+++ Given data +++

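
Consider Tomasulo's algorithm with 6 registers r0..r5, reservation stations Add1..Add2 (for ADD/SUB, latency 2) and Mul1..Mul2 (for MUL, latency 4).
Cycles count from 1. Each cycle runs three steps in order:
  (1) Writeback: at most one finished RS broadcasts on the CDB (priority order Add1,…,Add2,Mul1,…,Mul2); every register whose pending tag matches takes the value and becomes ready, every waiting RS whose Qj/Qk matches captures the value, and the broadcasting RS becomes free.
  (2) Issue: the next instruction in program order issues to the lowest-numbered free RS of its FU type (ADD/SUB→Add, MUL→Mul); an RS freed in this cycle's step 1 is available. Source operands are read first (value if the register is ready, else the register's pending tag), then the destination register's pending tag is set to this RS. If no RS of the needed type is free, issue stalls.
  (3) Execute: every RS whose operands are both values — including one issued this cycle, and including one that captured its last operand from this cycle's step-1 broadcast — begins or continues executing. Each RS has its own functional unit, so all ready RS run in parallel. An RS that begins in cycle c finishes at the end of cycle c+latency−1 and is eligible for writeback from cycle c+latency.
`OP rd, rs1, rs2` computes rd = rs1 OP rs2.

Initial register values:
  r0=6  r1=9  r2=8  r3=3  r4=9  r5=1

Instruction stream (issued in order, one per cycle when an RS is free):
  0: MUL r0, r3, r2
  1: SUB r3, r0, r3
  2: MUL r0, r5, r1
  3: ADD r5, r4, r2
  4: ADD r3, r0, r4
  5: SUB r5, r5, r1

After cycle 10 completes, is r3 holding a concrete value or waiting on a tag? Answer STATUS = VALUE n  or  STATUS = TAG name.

  c1: issue MUL r0<-Mul1  regs: r0:Mul1,r1:9,r2:8,r3:3,r4:9,r5:1
  c2: issue SUB r3<-Add1  regs: r0:Mul1,r1:9,r2:8,r3:Add1,r4:9,r5:1
  c3: issue MUL r0<-Mul2  regs: r0:Mul2,r1:9,r2:8,r3:Add1,r4:9,r5:1
  c4: issue ADD r5<-Add2  regs: r0:Mul2,r1:9,r2:8,r3:Add1,r4:9,r5:Add2
  c5: CDB Mul1=24; stall  regs: r0:Mul2,r1:9,r2:8,r3:Add1,r4:9,r5:Add2
  c6: CDB Add2=17; issue ADD r3<-Add2  regs: r0:Mul2,r1:9,r2:8,r3:Add2,r4:9,r5:17
  c7: CDB Add1=21; issue SUB r5<-Add1  regs: r0:Mul2,r1:9,r2:8,r3:Add2,r4:9,r5:Add1
  c8: CDB Mul2=9  regs: r0:9,r1:9,r2:8,r3:Add2,r4:9,r5:Add1
  c9: CDB Add1=8  regs: r0:9,r1:9,r2:8,r3:Add2,r4:9,r5:8
  c10: CDB Add2=18  regs: r0:9,r1:9,r2:8,r3:18,r4:9,r5:8

STATUS = VALUE 18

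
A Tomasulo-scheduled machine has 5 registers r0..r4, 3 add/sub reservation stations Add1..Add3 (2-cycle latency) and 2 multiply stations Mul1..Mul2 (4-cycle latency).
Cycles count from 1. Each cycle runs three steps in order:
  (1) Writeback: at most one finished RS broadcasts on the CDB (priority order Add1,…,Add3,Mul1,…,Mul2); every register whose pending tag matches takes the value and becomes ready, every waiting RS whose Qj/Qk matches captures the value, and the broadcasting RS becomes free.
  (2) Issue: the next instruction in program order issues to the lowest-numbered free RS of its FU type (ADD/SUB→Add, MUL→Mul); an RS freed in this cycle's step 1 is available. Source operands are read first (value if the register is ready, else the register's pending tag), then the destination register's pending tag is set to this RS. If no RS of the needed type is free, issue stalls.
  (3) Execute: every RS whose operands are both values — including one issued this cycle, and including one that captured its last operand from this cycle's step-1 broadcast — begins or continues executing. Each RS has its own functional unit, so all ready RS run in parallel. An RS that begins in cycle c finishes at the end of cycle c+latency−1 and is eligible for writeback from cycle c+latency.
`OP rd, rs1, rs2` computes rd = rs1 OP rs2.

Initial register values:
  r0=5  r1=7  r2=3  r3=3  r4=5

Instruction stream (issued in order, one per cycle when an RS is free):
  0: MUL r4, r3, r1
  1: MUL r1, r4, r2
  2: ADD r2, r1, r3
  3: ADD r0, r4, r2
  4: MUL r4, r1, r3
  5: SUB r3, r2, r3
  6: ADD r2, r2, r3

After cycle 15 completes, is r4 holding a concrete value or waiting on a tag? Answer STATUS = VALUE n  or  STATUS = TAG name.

cycle 1: issue MUL r4<-Mul1 // r0:5,r1:7,r2:3,r3:3,r4:Mul1
cycle 2: issue MUL r1<-Mul2 // r0:5,r1:Mul2,r2:3,r3:3,r4:Mul1
cycle 3: issue ADD r2<-Add1 // r0:5,r1:Mul2,r2:Add1,r3:3,r4:Mul1
cycle 4: issue ADD r0<-Add2 // r0:Add2,r1:Mul2,r2:Add1,r3:3,r4:Mul1
cycle 5: CDB Mul1=21; issue MUL r4<-Mul1 // r0:Add2,r1:Mul2,r2:Add1,r3:3,r4:Mul1
cycle 6: issue SUB r3<-Add3 // r0:Add2,r1:Mul2,r2:Add1,r3:Add3,r4:Mul1
cycle 7: stall // r0:Add2,r1:Mul2,r2:Add1,r3:Add3,r4:Mul1
cycle 8: stall // r0:Add2,r1:Mul2,r2:Add1,r3:Add3,r4:Mul1
cycle 9: CDB Mul2=63; stall // r0:Add2,r1:63,r2:Add1,r3:Add3,r4:Mul1
cycle 10: stall // r0:Add2,r1:63,r2:Add1,r3:Add3,r4:Mul1
cycle 11: CDB Add1=66; issue ADD r2<-Add1 // r0:Add2,r1:63,r2:Add1,r3:Add3,r4:Mul1
cycle 12: - // r0:Add2,r1:63,r2:Add1,r3:Add3,r4:Mul1
cycle 13: CDB Add2=87 // r0:87,r1:63,r2:Add1,r3:Add3,r4:Mul1
cycle 14: CDB Add3=63 // r0:87,r1:63,r2:Add1,r3:63,r4:Mul1
cycle 15: CDB Mul1=189 // r0:87,r1:63,r2:Add1,r3:63,r4:189

STATUS = VALUE 189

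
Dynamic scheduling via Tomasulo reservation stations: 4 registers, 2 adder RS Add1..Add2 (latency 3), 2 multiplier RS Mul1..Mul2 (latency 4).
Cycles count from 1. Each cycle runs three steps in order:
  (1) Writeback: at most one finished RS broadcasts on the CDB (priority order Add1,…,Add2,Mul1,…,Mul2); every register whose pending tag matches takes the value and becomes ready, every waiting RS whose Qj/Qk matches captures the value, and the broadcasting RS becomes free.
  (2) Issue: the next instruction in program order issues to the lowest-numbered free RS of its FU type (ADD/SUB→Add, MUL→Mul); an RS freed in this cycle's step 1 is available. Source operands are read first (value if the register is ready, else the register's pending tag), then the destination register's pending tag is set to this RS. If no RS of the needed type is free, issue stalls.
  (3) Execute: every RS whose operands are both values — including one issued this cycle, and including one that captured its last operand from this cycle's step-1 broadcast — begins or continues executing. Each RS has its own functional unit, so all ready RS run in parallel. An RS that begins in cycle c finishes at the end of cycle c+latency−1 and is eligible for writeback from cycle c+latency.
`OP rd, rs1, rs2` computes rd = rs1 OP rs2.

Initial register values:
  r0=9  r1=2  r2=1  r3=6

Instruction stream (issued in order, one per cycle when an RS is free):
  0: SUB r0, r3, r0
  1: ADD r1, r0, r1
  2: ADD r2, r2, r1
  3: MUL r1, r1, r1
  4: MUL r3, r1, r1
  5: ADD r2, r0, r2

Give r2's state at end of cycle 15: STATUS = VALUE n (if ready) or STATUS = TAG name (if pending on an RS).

c1: issue SUB r0<-Add1 | r0:Add1,r1:2,r2:1,r3:6
c2: issue ADD r1<-Add2 | r0:Add1,r1:Add2,r2:1,r3:6
c3: stall | r0:Add1,r1:Add2,r2:1,r3:6
c4: CDB Add1=-3; issue ADD r2<-Add1 | r0:-3,r1:Add2,r2:Add1,r3:6
c5: issue MUL r1<-Mul1 | r0:-3,r1:Mul1,r2:Add1,r3:6
c6: issue MUL r3<-Mul2 | r0:-3,r1:Mul1,r2:Add1,r3:Mul2
c7: CDB Add2=-1; issue ADD r2<-Add2 | r0:-3,r1:Mul1,r2:Add2,r3:Mul2
c8: - | r0:-3,r1:Mul1,r2:Add2,r3:Mul2
c9: - | r0:-3,r1:Mul1,r2:Add2,r3:Mul2
c10: CDB Add1=0 | r0:-3,r1:Mul1,r2:Add2,r3:Mul2
c11: CDB Mul1=1 | r0:-3,r1:1,r2:Add2,r3:Mul2
c12: - | r0:-3,r1:1,r2:Add2,r3:Mul2
c13: CDB Add2=-3 | r0:-3,r1:1,r2:-3,r3:Mul2
c14: - | r0:-3,r1:1,r2:-3,r3:Mul2
c15: CDB Mul2=1 | r0:-3,r1:1,r2:-3,r3:1

STATUS = VALUE -3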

+++

### What you will do
Tell how many lines in the data hold the string "Tomasulo", giving the number by itself.

### Written solution
3